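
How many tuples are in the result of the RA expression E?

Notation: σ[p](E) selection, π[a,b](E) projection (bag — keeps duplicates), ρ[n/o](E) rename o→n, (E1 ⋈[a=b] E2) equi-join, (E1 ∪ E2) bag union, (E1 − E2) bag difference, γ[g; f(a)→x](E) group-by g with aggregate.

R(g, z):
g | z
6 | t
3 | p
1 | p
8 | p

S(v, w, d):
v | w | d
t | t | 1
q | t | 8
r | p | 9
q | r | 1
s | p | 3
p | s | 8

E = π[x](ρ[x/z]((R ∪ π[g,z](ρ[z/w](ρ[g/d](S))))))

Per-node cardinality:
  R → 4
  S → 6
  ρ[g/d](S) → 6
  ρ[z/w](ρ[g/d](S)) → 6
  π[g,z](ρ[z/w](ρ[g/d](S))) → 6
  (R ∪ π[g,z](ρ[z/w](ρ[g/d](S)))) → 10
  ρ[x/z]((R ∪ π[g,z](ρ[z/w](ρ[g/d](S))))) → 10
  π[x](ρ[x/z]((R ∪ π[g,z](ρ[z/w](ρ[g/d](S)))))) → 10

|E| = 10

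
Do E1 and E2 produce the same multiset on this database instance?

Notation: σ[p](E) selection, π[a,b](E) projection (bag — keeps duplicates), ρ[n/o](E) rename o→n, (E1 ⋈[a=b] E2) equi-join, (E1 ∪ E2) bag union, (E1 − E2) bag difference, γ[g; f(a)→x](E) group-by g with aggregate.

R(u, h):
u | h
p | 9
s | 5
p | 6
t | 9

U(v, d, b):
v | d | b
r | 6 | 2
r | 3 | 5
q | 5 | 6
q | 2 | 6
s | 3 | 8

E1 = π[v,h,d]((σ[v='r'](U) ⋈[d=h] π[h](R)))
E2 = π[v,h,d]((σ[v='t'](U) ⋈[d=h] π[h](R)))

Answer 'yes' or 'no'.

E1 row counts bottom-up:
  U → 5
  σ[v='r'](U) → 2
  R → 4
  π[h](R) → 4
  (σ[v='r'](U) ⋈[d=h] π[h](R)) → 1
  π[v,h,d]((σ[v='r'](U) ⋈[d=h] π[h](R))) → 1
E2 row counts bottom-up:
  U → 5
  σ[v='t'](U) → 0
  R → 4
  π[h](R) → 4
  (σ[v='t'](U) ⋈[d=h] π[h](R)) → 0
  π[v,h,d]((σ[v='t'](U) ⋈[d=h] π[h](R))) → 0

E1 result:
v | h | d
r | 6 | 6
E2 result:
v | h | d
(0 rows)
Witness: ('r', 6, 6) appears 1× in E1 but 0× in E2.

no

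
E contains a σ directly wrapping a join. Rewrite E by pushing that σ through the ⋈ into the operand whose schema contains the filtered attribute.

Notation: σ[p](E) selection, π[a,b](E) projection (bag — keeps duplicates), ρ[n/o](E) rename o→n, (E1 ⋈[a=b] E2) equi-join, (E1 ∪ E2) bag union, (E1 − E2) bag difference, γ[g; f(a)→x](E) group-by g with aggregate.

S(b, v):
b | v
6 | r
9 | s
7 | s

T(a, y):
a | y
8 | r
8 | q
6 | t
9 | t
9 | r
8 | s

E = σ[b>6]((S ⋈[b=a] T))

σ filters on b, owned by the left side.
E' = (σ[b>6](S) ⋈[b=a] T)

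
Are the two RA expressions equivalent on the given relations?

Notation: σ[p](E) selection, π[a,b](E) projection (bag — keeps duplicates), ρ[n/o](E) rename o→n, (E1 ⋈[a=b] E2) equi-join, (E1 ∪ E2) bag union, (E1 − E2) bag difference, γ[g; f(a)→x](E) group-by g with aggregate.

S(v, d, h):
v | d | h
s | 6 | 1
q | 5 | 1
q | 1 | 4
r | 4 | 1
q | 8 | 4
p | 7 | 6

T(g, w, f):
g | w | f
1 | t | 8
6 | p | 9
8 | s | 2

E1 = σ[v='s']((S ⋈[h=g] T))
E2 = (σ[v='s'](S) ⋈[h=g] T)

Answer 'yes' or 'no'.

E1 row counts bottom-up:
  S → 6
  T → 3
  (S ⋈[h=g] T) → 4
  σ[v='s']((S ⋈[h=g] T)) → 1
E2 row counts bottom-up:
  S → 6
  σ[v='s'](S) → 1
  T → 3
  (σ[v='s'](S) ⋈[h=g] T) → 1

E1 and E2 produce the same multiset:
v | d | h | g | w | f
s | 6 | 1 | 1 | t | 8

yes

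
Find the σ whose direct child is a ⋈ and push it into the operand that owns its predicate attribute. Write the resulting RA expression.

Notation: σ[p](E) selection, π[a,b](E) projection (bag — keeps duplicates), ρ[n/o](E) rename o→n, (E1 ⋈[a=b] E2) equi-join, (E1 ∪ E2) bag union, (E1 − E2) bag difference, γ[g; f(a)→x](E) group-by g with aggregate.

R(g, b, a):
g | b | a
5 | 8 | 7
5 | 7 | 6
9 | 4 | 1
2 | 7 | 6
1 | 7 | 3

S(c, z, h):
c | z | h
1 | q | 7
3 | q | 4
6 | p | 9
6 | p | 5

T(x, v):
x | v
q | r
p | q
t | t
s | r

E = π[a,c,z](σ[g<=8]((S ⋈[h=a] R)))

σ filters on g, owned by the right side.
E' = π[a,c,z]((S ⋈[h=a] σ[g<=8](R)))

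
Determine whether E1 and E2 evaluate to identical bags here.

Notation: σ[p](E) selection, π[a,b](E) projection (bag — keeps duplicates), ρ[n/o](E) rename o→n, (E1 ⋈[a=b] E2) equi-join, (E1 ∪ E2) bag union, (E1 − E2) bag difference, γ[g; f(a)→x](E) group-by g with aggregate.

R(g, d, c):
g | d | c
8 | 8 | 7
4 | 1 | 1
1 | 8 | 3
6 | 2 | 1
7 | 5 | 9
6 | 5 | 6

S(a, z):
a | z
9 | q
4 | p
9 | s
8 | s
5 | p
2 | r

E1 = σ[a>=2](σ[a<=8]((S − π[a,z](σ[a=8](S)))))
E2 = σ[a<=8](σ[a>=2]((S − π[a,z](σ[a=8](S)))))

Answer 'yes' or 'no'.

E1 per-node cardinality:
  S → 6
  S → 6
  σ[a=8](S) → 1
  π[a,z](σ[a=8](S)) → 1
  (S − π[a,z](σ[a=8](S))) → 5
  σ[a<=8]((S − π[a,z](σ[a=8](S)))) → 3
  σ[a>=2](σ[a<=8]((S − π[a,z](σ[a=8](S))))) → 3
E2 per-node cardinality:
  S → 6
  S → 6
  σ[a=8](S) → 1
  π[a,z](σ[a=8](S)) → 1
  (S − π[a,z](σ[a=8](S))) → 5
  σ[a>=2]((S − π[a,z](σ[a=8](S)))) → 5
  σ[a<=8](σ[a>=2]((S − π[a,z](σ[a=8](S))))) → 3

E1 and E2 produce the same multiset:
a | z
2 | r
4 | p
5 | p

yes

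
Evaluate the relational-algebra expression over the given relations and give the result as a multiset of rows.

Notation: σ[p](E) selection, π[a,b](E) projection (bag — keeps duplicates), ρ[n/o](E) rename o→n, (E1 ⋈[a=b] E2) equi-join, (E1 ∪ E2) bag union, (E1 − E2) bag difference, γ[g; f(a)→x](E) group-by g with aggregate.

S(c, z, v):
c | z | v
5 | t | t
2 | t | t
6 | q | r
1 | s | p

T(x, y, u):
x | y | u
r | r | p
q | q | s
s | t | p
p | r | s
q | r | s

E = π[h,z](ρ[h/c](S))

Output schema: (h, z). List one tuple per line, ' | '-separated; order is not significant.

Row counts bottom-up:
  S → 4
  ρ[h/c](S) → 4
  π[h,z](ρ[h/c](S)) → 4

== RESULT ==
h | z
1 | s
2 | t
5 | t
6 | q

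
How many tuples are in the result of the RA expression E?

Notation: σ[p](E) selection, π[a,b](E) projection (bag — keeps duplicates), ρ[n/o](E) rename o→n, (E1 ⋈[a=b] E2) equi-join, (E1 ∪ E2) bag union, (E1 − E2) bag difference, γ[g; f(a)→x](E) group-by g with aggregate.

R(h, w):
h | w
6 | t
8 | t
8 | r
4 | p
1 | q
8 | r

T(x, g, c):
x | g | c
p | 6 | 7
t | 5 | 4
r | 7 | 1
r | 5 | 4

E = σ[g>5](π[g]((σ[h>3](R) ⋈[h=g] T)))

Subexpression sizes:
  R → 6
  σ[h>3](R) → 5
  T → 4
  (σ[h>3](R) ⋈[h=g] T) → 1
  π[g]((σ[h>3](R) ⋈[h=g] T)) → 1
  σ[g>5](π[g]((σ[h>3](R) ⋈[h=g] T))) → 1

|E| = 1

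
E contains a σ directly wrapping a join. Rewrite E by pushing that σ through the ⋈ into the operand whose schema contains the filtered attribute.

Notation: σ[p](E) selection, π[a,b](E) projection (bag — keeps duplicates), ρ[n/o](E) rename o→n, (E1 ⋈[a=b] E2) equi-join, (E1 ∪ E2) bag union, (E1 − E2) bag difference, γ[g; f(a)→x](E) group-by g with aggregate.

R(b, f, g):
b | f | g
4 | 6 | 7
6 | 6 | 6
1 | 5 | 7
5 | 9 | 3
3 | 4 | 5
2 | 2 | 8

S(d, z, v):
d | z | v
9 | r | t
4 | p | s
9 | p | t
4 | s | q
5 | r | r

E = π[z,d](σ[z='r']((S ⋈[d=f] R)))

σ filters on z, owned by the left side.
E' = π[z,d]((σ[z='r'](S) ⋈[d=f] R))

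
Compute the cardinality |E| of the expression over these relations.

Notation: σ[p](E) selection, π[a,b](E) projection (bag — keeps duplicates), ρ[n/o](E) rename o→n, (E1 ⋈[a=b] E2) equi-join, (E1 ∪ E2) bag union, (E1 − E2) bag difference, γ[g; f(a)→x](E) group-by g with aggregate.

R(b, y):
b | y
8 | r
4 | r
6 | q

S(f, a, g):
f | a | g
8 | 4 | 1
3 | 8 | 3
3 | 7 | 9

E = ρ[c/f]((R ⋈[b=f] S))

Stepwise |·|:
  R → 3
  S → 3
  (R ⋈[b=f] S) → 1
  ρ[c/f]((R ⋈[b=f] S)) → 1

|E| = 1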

• • • • •

Scan the material for the string "over". Copy each line where it appears.

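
Evaluate the relational-algebra expression over the given relations and give the result as a multiset of rows.
Compute the cardinality |E| of the expression over these relations.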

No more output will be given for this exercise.